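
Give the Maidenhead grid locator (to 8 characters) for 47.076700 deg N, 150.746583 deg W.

BN47pb08

Shift to the Maidenhead origin (180°W, 90°S): lon 29.25342, lat 137.07670.
Field (20°×10°, letters A–R): lon ⌊29.25342/20⌋ = 1 → B; lat ⌊137.07670/10⌋ = 13 → N.
Square (2°×1°, digits 0–9): lon ⌊9.25342/2⌋ = 4; lat ⌊7.07670/1⌋ = 7.
Subsquare (5′×2.5′, letters a–x): lon ⌊1.25342/0.0833333⌋ = 15 → p; lat ⌊0.07670/0.0416667⌋ = 1 → b.
Extended square (30″×15″, digits 0–9): lon ⌊0.00342/0.00833333⌋ = 0; lat ⌊0.03503/0.00416667⌋ = 8.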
■ ■ ■ ■ ■ ■ ■
**Exercise instructions**. Retype each entry exactly, leaving none of them out.

**Reply**.
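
Give the Maidenhead grid locator (to 8 characters) for 47.076700 deg N, 150.746583 deg W.

BN47pb08

Shift to the Maidenhead origin (180°W, 90°S): lon 29.25342, lat 137.07670.
Field (20°×10°, letters A–R): lon ⌊29.25342/20⌋ = 1 → B; lat ⌊137.07670/10⌋ = 13 → N.
Square (2°×1°, digits 0–9): lon ⌊9.25342/2⌋ = 4; lat ⌊7.07670/1⌋ = 7.
Subsquare (5′×2.5′, letters a–x): lon ⌊1.25342/0.0833333⌋ = 15 → p; lat ⌊0.07670/0.0416667⌋ = 1 → b.
Extended square (30″×15″, digits 0–9): lon ⌊0.00342/0.00833333⌋ = 0; lat ⌊0.03503/0.00416667⌋ = 8.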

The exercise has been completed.